EXERCISE → Every entry must be transcribed without alteration.

(Stored data)
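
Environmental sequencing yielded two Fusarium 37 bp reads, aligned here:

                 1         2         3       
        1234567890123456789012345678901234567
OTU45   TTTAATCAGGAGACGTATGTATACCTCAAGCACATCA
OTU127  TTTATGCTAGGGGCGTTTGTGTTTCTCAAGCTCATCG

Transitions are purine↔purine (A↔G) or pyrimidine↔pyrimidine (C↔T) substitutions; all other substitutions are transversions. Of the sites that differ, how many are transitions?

6

Mismatches occur at site 5 (A→T, transversion), site 6 (T→G, transversion), site 8 (A→T, transversion), site 9 (G→A, transition), site 11 (A→G, transition), site 13 (A→G, transition), site 17 (A→T, transversion), site 21 (A→G, transition), site 23 (A→T, transversion), site 24 (C→T, transition), site 32 (A→T, transversion), site 37 (A→G, transition).
Of the 12 differences, 6 transitions and 6 transversions, so the answer is 6.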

RESPONSE →
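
Environmental sequencing yielded two Fusarium 37 bp reads, aligned here:

                 1         2         3       
        1234567890123456789012345678901234567
OTU45   TTTAATCAGGAGACGTATGTATACCTCAAGCACATCA
OTU127  TTTATGCTAGGGGCGTTTGTGTTTCTCAAGCTCATCG

Transitions are purine↔purine (A↔G) or pyrimidine↔pyrimidine (C↔T) substitutions; all other substitutions are transversions. Of the sites that differ, how many are transitions?

6

Mismatches occur at site 5 (A→T, transversion), site 6 (T→G, transversion), site 8 (A→T, transversion), site 9 (G→A, transition), site 11 (A→G, transition), site 13 (A→G, transition), site 17 (A→T, transversion), site 21 (A→G, transition), site 23 (A→T, transversion), site 24 (C→T, transition), site 32 (A→T, transversion), site 37 (A→G, transition).
Of the 12 differences, 6 transitions and 6 transversions, so the answer is 6.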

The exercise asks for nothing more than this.